→ **What the task requires**: Retype each entry exactly.

Start of Entries shown

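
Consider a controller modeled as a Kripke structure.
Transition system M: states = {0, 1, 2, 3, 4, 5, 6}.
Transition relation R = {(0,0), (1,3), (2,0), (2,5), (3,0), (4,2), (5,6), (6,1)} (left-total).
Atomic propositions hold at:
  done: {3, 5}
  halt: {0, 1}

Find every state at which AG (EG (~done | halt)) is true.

{0}

Sat(~done) = {0, 1, 2, 4, 6}
Sat(~done | halt) = {0, 1, 2, 4, 6}
EG (~done | halt): greatest fixpoint, start Z0 = {0, 1, 2, 4, 6}, keep only states in Sat with some successor in Z. Z1 = {0, 2, 4, 6}; Z2 = {0, 2, 4}; fixed.
Sat(EG (~done | halt)) = {0, 2, 4}
AG (EG (~done | halt)): greatest fixpoint, start Z0 = {0, 2, 4}, keep only states in Sat with every successor in Z. Z1 = {0, 4}; Z2 = {0}; fixed.
Sat(AG (EG (~done | halt))) = {0}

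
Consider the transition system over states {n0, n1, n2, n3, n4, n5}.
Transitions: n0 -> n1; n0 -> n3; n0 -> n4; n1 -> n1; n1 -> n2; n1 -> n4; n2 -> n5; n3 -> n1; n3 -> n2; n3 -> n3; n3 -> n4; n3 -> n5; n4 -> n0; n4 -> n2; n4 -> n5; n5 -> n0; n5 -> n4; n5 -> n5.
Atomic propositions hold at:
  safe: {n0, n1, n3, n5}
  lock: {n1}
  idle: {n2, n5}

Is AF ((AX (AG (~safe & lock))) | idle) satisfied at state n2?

Sat(~safe) = {n2, n4}
Sat(~safe & lock) = ∅
AG (~safe & lock): greatest fixpoint, start Z0 = ∅, keep only states in Sat with every successor in Z. Already a fixed point.
Sat(AG (~safe & lock)) = ∅
Sat(AX (AG (~safe & lock))) = {s : every successor in ∅} = ∅
Sat((AX (AG (~safe & lock))) | idle) = {n2, n5}
AF ((AX (AG (~safe & lock))) | idle): least fixpoint, start Z0 = {n2, n5}, add states with every successor in Z. Already a fixed point.
Sat(AF ((AX (AG (~safe & lock))) | idle)) = {n2, n5}
n2 ∈ Sat(AF ((AX (AG (~safe & lock))) | idle)) = {n2, n5}, so the formula holds at n2.

Yes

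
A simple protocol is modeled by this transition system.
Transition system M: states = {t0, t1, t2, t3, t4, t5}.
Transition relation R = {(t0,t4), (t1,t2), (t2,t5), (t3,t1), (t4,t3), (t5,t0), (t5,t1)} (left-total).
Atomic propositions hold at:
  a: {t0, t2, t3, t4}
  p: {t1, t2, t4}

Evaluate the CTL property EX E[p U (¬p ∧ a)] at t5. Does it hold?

Yes

Sat(¬p) = {t0, t3, t5}
Sat(¬p ∧ a) = {t0, t3}
E[p U (¬p ∧ a)]: least fixpoint, start Z0 = Sat((¬p ∧ a)) = {t0, t3}, add states in Sat(p) with some successor in Z. Z1 = {t0, t3, t4}; fixed.
Sat(E[p U (¬p ∧ a)]) = {t0, t3, t4}
Sat(EX E[p U (¬p ∧ a)]) = {s : some successor in {t0, t3, t4}} = {t0, t4, t5}
t5 ∈ Sat(EX E[p U (¬p ∧ a)]) = {t0, t4, t5}, so the formula holds at t5.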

End of Entries shown

→ **Solution below**:
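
Consider a controller modeled as a Kripke structure.
Transition system M: states = {0, 1, 2, 3, 4, 5, 6}.
Transition relation R = {(0,0), (1,3), (2,0), (2,5), (3,0), (4,2), (5,6), (6,1)} (left-total).
Atomic propositions hold at:
  done: {3, 5}
  halt: {0, 1}

Find every state at which AG (EG (~done | halt)) is true.

{0}

Sat(~done) = {0, 1, 2, 4, 6}
Sat(~done | halt) = {0, 1, 2, 4, 6}
EG (~done | halt): greatest fixpoint, start Z0 = {0, 1, 2, 4, 6}, keep only states in Sat with some successor in Z. Z1 = {0, 2, 4, 6}; Z2 = {0, 2, 4}; fixed.
Sat(EG (~done | halt)) = {0, 2, 4}
AG (EG (~done | halt)): greatest fixpoint, start Z0 = {0, 2, 4}, keep only states in Sat with every successor in Z. Z1 = {0, 4}; Z2 = {0}; fixed.
Sat(AG (EG (~done | halt))) = {0}

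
Consider the transition system over states {n0, n1, n2, n3, n4, n5}.
Transitions: n0 -> n1; n0 -> n3; n0 -> n4; n1 -> n1; n1 -> n2; n1 -> n4; n2 -> n5; n3 -> n1; n3 -> n2; n3 -> n3; n3 -> n4; n3 -> n5; n4 -> n0; n4 -> n2; n4 -> n5; n5 -> n0; n5 -> n4; n5 -> n5.
Atomic propositions hold at:
  safe: {n0, n1, n3, n5}
  lock: {n1}
  idle: {n2, n5}

Is AF ((AX (AG (~safe & lock))) | idle) satisfied at state n2?

Sat(~safe) = {n2, n4}
Sat(~safe & lock) = ∅
AG (~safe & lock): greatest fixpoint, start Z0 = ∅, keep only states in Sat with every successor in Z. Already a fixed point.
Sat(AG (~safe & lock)) = ∅
Sat(AX (AG (~safe & lock))) = {s : every successor in ∅} = ∅
Sat((AX (AG (~safe & lock))) | idle) = {n2, n5}
AF ((AX (AG (~safe & lock))) | idle): least fixpoint, start Z0 = {n2, n5}, add states with every successor in Z. Already a fixed point.
Sat(AF ((AX (AG (~safe & lock))) | idle)) = {n2, n5}
n2 ∈ Sat(AF ((AX (AG (~safe & lock))) | idle)) = {n2, n5}, so the formula holds at n2.

Yes

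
A simple protocol is modeled by this transition system.
Transition system M: states = {t0, t1, t2, t3, t4, t5}.
Transition relation R = {(t0,t4), (t1,t2), (t2,t5), (t3,t1), (t4,t3), (t5,t0), (t5,t1)} (left-total).
Atomic propositions hold at:
  a: {t0, t2, t3, t4}
  p: {t1, t2, t4}

Evaluate the CTL property EX E[p U (¬p ∧ a)] at t5. Does it hold?

Yes

Sat(¬p) = {t0, t3, t5}
Sat(¬p ∧ a) = {t0, t3}
E[p U (¬p ∧ a)]: least fixpoint, start Z0 = Sat((¬p ∧ a)) = {t0, t3}, add states in Sat(p) with some successor in Z. Z1 = {t0, t3, t4}; fixed.
Sat(E[p U (¬p ∧ a)]) = {t0, t3, t4}
Sat(EX E[p U (¬p ∧ a)]) = {s : some successor in {t0, t3, t4}} = {t0, t4, t5}
t5 ∈ Sat(EX E[p U (¬p ∧ a)]) = {t0, t4, t5}, so the formula holds at t5.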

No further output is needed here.